▶ [Collected data entries]

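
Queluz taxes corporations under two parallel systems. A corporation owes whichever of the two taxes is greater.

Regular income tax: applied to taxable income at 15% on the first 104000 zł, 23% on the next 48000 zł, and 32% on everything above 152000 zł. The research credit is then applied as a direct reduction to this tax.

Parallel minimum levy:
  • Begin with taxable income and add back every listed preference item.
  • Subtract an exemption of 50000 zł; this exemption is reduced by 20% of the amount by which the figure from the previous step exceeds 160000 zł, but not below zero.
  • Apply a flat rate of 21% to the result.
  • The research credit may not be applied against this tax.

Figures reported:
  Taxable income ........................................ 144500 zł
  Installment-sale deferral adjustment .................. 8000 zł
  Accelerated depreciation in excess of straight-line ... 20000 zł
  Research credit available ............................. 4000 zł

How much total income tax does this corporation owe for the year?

26250 zł

Regular income tax:
  104000 zł × 15% = 15600 zł
  40500 zł × 23% = 9315 zł
  → 24915 zł
  Less research credit 4000 zł → 20915 zł

Parallel minimum levy:
  Adjusted income: 144500 zł + 8000 zł + 20000 zł = 172500 zł
  Exemption: 50000 zł − 20% × (172500 zł − 160000 zł) = 50000 zł − 2500 zł = 47500 zł
  Base: 172500 zł − 47500 zł = 125000 zł
  125000 zł × 21% = 26250 zł

26250 zł > 20915 zł, so the parallel minimum levy is the binding amount.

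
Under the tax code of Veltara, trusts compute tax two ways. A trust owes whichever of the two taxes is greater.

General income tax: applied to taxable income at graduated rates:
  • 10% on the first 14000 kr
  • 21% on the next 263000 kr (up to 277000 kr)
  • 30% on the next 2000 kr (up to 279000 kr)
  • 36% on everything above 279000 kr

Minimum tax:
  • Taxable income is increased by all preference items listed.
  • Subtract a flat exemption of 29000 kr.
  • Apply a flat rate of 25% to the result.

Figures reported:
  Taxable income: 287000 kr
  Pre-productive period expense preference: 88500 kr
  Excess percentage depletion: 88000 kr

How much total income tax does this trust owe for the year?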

▶ [WHAT IS EXPECTED] Retype each entry exactly.

▶ [ANSWER BELOW]
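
Queluz taxes corporations under two parallel systems. A corporation owes whichever of the two taxes is greater.

Regular income tax: applied to taxable income at 15% on the first 104000 zł, 23% on the next 48000 zł, and 32% on everything above 152000 zł. The research credit is then applied as a direct reduction to this tax.

Parallel minimum levy:
  • Begin with taxable income and add back every listed preference item.
  • Subtract an exemption of 50000 zł; this exemption is reduced by 20% of the amount by which the figure from the previous step exceeds 160000 zł, but not below zero.
  • Apply a flat rate of 21% to the result.
  • The research credit may not be applied against this tax.

Figures reported:
  Taxable income ........................................ 144500 zł
  Installment-sale deferral adjustment .................. 8000 zł
  Accelerated depreciation in excess of straight-line ... 20000 zł
  Research credit available ............................. 4000 zł

How much total income tax does this corporation owe for the year?

26250 zł

Regular income tax:
  104000 zł × 15% = 15600 zł
  40500 zł × 23% = 9315 zł
  → 24915 zł
  Less research credit 4000 zł → 20915 zł

Parallel minimum levy:
  Adjusted income: 144500 zł + 8000 zł + 20000 zł = 172500 zł
  Exemption: 50000 zł − 20% × (172500 zł − 160000 zł) = 50000 zł − 2500 zł = 47500 zł
  Base: 172500 zł − 47500 zł = 125000 zł
  125000 zł × 21% = 26250 zł

26250 zł > 20915 zł, so the parallel minimum levy is the binding amount.

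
Under the tax code of Veltara, trusts compute tax two ways. A trust owes whichever of the two taxes is greater.

General income tax: applied to taxable income at graduated rates:
  • 10% on the first 14000 kr
  • 21% on the next 263000 kr (up to 277000 kr)
  • 30% on the next 2000 kr (up to 279000 kr)
  • 36% on everything above 279000 kr

Minimum tax:
  • Taxable income is increased by all preference items listed.
  • Subtract a flat exemption of 29000 kr.
  • Apply a flat rate of 25% to the result.

Figures reported:
  Taxable income: 287000 kr
  Pre-productive period expense preference: 88500 kr
  Excess percentage depletion: 88000 kr

How much total income tax does this trust owe for the year?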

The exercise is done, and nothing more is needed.